== YOUR TASK ==
The first line of the entries below, the line containing "8ea5aa9 is the initial commit (no parents).", and every line between them should be repeated exactly, and nothing else.

== LISTED ENTRIES ==
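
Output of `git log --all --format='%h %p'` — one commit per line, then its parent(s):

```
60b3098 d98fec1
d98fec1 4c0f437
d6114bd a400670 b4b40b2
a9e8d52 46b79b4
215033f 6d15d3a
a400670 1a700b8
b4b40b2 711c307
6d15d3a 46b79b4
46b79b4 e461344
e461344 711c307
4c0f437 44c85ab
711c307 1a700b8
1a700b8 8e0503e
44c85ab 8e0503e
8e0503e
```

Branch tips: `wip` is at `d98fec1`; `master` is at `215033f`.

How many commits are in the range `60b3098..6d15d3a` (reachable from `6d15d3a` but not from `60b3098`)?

5

Reachable from 6d15d3a: {1a700b8, 46b79b4, 6d15d3a, 711c307, 8e0503e, e461344}.
Reachable from 60b3098: {44c85ab, 4c0f437, 60b3098, 8e0503e, d98fec1}.
In 6d15d3a's history but not 60b3098's: {1a700b8, 46b79b4, 6d15d3a, 711c307, e461344} — 5 commits.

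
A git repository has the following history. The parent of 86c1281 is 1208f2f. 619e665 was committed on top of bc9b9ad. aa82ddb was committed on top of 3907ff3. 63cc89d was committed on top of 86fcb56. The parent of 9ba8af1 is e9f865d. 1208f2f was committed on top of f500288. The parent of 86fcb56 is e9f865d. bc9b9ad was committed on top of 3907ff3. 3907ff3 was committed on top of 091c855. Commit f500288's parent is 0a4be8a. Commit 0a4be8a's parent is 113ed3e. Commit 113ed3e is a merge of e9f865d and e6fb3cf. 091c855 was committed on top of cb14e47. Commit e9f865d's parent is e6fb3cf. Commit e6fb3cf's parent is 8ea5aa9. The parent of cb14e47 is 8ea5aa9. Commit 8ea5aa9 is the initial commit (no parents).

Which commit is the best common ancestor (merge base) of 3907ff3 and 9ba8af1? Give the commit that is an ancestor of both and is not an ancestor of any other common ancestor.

8ea5aa9

Ancestors of 3907ff3: {091c855, 3907ff3, 8ea5aa9, cb14e47}.
Ancestors of 9ba8af1: {8ea5aa9, 9ba8af1, e6fb3cf, e9f865d}.
Common ancestors: {8ea5aa9}.
The only common ancestor is 8ea5aa9, so it is the merge base.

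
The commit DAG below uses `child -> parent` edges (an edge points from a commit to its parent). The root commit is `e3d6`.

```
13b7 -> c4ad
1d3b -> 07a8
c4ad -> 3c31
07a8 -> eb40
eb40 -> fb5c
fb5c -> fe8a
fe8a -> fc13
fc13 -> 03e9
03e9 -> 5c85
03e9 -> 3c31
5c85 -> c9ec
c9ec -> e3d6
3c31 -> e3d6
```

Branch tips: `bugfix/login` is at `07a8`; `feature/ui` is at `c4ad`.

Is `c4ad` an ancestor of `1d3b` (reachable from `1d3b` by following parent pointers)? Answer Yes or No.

No

Ancestors of 1d3b: {03e9, 07a8, 1d3b, 3c31, 5c85, c9ec, e3d6, eb40, fb5c, fc13, fe8a}.
c4ad is not in that set, so it is not an ancestor of 1d3b.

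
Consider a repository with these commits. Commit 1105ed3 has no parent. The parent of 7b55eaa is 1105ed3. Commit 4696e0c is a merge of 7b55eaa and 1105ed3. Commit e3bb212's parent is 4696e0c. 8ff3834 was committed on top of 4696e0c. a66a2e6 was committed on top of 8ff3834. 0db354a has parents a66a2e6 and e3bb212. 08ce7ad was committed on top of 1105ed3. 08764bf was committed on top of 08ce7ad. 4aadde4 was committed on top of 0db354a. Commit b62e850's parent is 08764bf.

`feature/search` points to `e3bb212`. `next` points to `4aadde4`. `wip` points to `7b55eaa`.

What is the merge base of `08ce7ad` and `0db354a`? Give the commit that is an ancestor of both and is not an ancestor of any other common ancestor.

1105ed3

Ancestors of 08ce7ad: {08ce7ad, 1105ed3}.
Ancestors of 0db354a: {0db354a, 1105ed3, 4696e0c, 7b55eaa, 8ff3834, a66a2e6, e3bb212}.
Common ancestors: {1105ed3}.
The only common ancestor is 1105ed3, so it is the merge base.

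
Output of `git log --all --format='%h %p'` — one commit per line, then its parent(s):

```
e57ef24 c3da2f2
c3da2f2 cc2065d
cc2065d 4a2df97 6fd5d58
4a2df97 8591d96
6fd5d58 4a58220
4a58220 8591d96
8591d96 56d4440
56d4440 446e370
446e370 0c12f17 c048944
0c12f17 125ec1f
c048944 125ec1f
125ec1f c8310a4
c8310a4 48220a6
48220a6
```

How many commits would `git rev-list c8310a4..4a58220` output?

7

Reachable from 4a58220: {0c12f17, 125ec1f, 446e370, 48220a6, 4a58220, 56d4440, 8591d96, c048944, c8310a4}.
Reachable from c8310a4: {48220a6, c8310a4}.
In 4a58220's history but not c8310a4's: {0c12f17, 125ec1f, 446e370, 4a58220, 56d4440, 8591d96, c048944} — 7 commits.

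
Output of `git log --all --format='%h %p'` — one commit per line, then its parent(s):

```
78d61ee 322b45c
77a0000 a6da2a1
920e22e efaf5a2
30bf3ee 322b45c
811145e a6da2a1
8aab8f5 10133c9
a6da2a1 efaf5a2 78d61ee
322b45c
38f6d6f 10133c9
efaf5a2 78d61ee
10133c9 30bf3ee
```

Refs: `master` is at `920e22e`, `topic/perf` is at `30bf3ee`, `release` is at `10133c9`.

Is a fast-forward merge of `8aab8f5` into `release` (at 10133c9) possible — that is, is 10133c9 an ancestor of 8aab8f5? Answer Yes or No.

Yes

A fast-forward from 10133c9 to 8aab8f5 is possible iff 10133c9 is an ancestor of 8aab8f5.
Ancestors of 8aab8f5: {10133c9, 30bf3ee, 322b45c, 8aab8f5}.
10133c9 is among them, so fast-forward is possible.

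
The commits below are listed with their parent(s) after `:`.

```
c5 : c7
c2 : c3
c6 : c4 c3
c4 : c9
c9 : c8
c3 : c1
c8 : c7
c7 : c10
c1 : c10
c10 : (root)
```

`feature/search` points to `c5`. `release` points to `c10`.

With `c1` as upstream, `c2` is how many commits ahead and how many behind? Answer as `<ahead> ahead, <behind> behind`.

2 ahead, 0 behind

Reachable from c2: {c1, c10, c2, c3}.
Reachable from c1: {c1, c10}.
Only in c2's history (ahead): {c2, c3} — 2.
Only in c1's history (behind): {} — 0.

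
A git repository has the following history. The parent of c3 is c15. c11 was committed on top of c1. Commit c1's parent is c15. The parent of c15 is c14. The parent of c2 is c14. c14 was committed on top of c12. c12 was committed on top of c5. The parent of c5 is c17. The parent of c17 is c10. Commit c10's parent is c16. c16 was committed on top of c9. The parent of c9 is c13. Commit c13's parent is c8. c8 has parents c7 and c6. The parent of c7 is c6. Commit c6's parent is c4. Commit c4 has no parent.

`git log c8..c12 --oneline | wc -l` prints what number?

Reachable from c12: {c10, c12, c13, c16, c17, c4, c5, c6, c7, c8, c9}.
Reachable from c8: {c4, c6, c7, c8}.
In c12's history but not c8's: {c10, c12, c13, c16, c17, c5, c9} — 7 commits.

7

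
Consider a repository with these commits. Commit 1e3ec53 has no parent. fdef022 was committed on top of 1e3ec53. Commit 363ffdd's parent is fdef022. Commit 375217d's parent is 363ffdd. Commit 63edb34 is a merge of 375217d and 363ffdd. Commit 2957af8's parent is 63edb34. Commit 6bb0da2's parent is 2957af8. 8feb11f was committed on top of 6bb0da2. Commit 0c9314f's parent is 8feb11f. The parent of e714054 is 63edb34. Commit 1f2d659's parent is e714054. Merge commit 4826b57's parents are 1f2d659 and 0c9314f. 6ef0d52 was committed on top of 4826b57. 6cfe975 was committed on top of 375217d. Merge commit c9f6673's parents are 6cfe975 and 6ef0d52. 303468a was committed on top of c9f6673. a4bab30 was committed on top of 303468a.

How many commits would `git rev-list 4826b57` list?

Walking parent pointers from 4826b57: reachable set = {0c9314f, 1e3ec53, 1f2d659, 2957af8, 363ffdd, 375217d, 4826b57, 63edb34, 6bb0da2, 8feb11f, e714054, fdef022}.
That is 12 commits.

12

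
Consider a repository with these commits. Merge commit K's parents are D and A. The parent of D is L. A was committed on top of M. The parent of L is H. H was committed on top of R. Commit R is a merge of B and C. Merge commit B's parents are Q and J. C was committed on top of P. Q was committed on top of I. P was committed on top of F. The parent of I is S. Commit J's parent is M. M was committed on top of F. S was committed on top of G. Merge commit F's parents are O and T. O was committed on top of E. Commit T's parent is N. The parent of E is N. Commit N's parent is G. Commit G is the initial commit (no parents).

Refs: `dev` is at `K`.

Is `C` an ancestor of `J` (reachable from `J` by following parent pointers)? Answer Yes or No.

No

Ancestors of J: {E, F, G, J, M, N, O, T}.
C is not in that set, so it is not an ancestor of J.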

== FINISHED TASK ==
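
Output of `git log --all --format='%h %p'` — one commit per line, then its parent(s):

```
60b3098 d98fec1
d98fec1 4c0f437
d6114bd a400670 b4b40b2
a9e8d52 46b79b4
215033f 6d15d3a
a400670 1a700b8
b4b40b2 711c307
6d15d3a 46b79b4
46b79b4 e461344
e461344 711c307
4c0f437 44c85ab
711c307 1a700b8
1a700b8 8e0503e
44c85ab 8e0503e
8e0503e
```

Branch tips: `wip` is at `d98fec1`; `master` is at `215033f`.

How many commits are in the range `60b3098..6d15d3a` (reachable from `6d15d3a` but not from `60b3098`)?

5

Reachable from 6d15d3a: {1a700b8, 46b79b4, 6d15d3a, 711c307, 8e0503e, e461344}.
Reachable from 60b3098: {44c85ab, 4c0f437, 60b3098, 8e0503e, d98fec1}.
In 6d15d3a's history but not 60b3098's: {1a700b8, 46b79b4, 6d15d3a, 711c307, e461344} — 5 commits.

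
A git repository has the following history. The parent of 86c1281 is 1208f2f. 619e665 was committed on top of bc9b9ad. aa82ddb was committed on top of 3907ff3. 63cc89d was committed on top of 86fcb56. The parent of 9ba8af1 is e9f865d. 1208f2f was committed on top of f500288. The parent of 86fcb56 is e9f865d. bc9b9ad was committed on top of 3907ff3. 3907ff3 was committed on top of 091c855. Commit f500288's parent is 0a4be8a. Commit 0a4be8a's parent is 113ed3e. Commit 113ed3e is a merge of e9f865d and e6fb3cf. 091c855 was committed on top of cb14e47. Commit e9f865d's parent is e6fb3cf. Commit e6fb3cf's parent is 8ea5aa9. The parent of cb14e47 is 8ea5aa9. Commit 8ea5aa9 is the initial commit (no parents).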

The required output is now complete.